- TASK OBJECTIVE
In the records below, find the line containing "Compute the net"; give it again exactly, along with every line that follows, and nothing else.

Collected data entries
--- START ---

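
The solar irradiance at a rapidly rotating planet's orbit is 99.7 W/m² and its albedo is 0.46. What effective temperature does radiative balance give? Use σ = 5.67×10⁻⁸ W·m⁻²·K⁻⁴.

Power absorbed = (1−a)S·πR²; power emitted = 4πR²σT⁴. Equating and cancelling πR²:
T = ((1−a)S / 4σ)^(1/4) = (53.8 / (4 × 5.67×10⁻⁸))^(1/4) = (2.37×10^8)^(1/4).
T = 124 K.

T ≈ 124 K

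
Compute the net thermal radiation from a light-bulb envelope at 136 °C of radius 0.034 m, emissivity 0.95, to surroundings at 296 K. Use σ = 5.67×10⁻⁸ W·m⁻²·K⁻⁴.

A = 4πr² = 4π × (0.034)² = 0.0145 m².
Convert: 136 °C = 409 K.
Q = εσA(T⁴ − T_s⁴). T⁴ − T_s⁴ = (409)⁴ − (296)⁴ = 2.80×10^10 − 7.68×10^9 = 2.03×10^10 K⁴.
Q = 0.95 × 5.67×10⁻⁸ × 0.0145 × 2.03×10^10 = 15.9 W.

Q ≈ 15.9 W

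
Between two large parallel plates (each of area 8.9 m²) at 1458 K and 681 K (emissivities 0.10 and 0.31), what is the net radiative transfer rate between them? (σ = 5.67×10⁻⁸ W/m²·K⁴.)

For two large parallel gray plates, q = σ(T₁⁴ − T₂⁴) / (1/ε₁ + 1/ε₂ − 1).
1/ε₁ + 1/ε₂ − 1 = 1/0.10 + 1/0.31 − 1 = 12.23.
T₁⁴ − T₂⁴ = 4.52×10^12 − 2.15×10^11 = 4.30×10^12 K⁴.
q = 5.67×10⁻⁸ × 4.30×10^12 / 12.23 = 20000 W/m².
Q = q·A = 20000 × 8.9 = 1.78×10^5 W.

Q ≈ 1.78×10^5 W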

--- END ---

- SOLVED EXERCISE
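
Compute the net thermal radiation from a light-bulb envelope at 136 °C of radius 0.034 m, emissivity 0.95, to surroundings at 296 K. Use σ = 5.67×10⁻⁸ W·m⁻²·K⁻⁴.

A = 4πr² = 4π × (0.034)² = 0.0145 m².
Convert: 136 °C = 409 K.
Q = εσA(T⁴ − T_s⁴). T⁴ − T_s⁴ = (409)⁴ − (296)⁴ = 2.80×10^10 − 7.68×10^9 = 2.03×10^10 K⁴.
Q = 0.95 × 5.67×10⁻⁸ × 0.0145 × 2.03×10^10 = 15.9 W.

Q ≈ 15.9 W

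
Between two large parallel plates (each of area 8.9 m²) at 1458 K and 681 K (emissivities 0.10 and 0.31), what is the net radiative transfer rate between them? (σ = 5.67×10⁻⁸ W/m²·K⁴.)

For two large parallel gray plates, q = σ(T₁⁴ − T₂⁴) / (1/ε₁ + 1/ε₂ − 1).
1/ε₁ + 1/ε₂ − 1 = 1/0.10 + 1/0.31 − 1 = 12.23.
T₁⁴ − T₂⁴ = 4.52×10^12 − 2.15×10^11 = 4.30×10^12 K⁴.
q = 5.67×10⁻⁸ × 4.30×10^12 / 12.23 = 20000 W/m².
Q = q·A = 20000 × 8.9 = 1.78×10^5 W.

Q ≈ 1.78×10^5 W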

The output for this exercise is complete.